PROBLEM REQUIREMENTS: Search the data below for the word "SQUARE" and copy each line that holds it.

EXERCISE MATERIAL:
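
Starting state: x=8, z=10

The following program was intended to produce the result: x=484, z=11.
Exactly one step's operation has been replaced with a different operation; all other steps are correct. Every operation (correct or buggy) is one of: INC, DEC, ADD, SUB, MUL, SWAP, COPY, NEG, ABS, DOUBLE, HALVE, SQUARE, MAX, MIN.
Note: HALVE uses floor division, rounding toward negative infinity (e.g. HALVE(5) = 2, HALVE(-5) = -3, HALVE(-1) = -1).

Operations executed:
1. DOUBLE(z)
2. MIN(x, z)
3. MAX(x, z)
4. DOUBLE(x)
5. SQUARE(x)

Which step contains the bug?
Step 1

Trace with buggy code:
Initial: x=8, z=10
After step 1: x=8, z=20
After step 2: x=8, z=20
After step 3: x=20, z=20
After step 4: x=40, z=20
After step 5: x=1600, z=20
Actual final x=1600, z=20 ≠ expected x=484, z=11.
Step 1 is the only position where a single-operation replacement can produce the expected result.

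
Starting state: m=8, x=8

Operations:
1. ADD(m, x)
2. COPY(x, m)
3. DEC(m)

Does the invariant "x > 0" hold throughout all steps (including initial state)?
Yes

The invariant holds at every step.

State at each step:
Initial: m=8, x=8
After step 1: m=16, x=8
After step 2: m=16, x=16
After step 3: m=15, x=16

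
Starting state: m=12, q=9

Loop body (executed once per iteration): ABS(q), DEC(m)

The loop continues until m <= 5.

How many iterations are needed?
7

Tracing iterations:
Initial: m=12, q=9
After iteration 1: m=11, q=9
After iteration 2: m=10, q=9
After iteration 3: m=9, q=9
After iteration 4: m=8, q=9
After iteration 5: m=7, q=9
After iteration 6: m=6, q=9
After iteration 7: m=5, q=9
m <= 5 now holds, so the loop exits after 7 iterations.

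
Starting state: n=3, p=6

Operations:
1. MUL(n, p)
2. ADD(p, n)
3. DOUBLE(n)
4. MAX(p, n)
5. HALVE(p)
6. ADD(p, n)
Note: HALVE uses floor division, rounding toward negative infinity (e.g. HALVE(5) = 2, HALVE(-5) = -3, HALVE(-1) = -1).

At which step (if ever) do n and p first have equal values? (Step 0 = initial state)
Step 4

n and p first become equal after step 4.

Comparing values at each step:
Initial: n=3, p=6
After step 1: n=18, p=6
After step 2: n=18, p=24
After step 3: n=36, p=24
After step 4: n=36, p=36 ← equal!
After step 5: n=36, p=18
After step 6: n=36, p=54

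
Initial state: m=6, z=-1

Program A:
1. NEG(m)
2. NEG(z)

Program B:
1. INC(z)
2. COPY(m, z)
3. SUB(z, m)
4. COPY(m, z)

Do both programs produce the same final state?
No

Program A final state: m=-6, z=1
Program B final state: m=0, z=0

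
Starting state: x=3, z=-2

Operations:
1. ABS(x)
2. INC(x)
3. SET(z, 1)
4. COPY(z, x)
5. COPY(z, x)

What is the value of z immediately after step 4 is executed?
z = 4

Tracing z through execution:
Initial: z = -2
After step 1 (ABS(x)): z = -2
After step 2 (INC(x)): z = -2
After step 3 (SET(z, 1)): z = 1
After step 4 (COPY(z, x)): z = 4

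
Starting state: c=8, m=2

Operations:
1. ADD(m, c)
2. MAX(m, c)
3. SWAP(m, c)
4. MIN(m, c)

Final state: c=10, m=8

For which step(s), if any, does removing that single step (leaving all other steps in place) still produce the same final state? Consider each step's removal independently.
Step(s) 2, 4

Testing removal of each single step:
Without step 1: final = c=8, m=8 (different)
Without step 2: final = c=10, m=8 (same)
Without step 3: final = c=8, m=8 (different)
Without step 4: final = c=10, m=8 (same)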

--

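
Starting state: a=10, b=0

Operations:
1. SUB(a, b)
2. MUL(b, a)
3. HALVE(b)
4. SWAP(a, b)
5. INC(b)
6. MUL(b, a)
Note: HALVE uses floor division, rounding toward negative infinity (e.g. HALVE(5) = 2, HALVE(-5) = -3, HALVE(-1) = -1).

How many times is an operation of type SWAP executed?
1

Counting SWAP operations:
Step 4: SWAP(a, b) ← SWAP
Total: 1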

RESPONSE TO THIS TASK:
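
Exactly one step's operation has been replaced with a different operation; all other steps are correct. Every operation (correct or buggy) is one of: INC, DEC, ADD, SUB, MUL, SWAP, COPY, NEG, ABS, DOUBLE, HALVE, SQUARE, MAX, MIN.
5. SQUARE(x)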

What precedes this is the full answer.